(Extracted records)
****************
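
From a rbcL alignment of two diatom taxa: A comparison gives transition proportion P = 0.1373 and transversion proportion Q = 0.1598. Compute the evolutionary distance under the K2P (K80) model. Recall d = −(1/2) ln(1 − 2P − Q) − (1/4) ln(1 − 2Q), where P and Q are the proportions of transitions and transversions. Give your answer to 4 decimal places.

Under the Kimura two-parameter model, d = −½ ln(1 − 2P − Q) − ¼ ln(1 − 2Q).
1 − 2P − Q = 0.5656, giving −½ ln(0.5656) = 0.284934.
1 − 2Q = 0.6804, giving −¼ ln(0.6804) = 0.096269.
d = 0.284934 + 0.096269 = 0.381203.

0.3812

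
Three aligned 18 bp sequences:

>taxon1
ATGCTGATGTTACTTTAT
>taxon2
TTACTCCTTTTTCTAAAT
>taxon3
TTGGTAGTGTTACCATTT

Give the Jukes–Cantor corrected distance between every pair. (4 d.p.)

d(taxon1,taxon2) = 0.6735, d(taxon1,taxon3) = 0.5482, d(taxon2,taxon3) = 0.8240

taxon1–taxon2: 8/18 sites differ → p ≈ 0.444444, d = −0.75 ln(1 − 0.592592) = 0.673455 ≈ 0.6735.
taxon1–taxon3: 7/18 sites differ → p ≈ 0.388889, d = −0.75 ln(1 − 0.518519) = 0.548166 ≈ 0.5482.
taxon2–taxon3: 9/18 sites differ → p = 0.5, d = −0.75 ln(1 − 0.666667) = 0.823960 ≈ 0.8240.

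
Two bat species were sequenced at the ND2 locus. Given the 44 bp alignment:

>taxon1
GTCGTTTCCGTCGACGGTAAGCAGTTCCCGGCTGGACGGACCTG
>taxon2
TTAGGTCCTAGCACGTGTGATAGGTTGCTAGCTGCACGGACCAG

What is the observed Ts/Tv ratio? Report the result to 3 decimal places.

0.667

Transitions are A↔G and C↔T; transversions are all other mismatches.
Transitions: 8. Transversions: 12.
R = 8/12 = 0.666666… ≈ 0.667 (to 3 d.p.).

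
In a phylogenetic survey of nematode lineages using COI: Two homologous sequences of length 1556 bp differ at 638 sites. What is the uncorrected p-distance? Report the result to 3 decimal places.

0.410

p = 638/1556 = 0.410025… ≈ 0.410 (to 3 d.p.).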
****************
What to do: The complete set of entries above must be reproduced verbatim.

Output for this task:
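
From a rbcL alignment of two diatom taxa: A comparison gives transition proportion P = 0.1373 and transversion proportion Q = 0.1598. Compute the evolutionary distance under the K2P (K80) model. Recall d = −(1/2) ln(1 − 2P − Q) − (1/4) ln(1 − 2Q), where P and Q are the proportions of transitions and transversions. Give your answer to 4 decimal places.

Under the Kimura two-parameter model, d = −½ ln(1 − 2P − Q) − ¼ ln(1 − 2Q).
1 − 2P − Q = 0.5656, giving −½ ln(0.5656) = 0.284934.
1 − 2Q = 0.6804, giving −¼ ln(0.6804) = 0.096269.
d = 0.284934 + 0.096269 = 0.381203.

0.3812

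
Three aligned 18 bp sequences:

>taxon1
ATGCTGATGTTACTTTAT
>taxon2
TTACTCCTTTTTCTAAAT
>taxon3
TTGGTAGTGTTACCATTT

Give the Jukes–Cantor corrected distance between every pair. (4 d.p.)

d(taxon1,taxon2) = 0.6735, d(taxon1,taxon3) = 0.5482, d(taxon2,taxon3) = 0.8240

taxon1–taxon2: 8/18 sites differ → p ≈ 0.444444, d = −0.75 ln(1 − 0.592592) = 0.673455 ≈ 0.6735.
taxon1–taxon3: 7/18 sites differ → p ≈ 0.388889, d = −0.75 ln(1 − 0.518519) = 0.548166 ≈ 0.5482.
taxon2–taxon3: 9/18 sites differ → p = 0.5, d = −0.75 ln(1 − 0.666667) = 0.823960 ≈ 0.8240.

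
Two bat species were sequenced at the ND2 locus. Given the 44 bp alignment:

>taxon1
GTCGTTTCCGTCGACGGTAAGCAGTTCCCGGCTGGACGGACCTG
>taxon2
TTAGGTCCTAGCACGTGTGATAGGTTGCTAGCTGCACGGACCAG

What is the observed Ts/Tv ratio? Report the result to 3 decimal places.

0.667

Transitions are A↔G and C↔T; transversions are all other mismatches.
Transitions: 8. Transversions: 12.
R = 8/12 = 0.666666… ≈ 0.667 (to 3 d.p.).

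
In a phylogenetic survey of nematode lineages using COI: Two homologous sequences of length 1556 bp differ at 638 sites. What is the uncorrected p-distance? Report the result to 3 decimal places.

0.410

p = 638/1556 = 0.410025… ≈ 0.410 (to 3 d.p.).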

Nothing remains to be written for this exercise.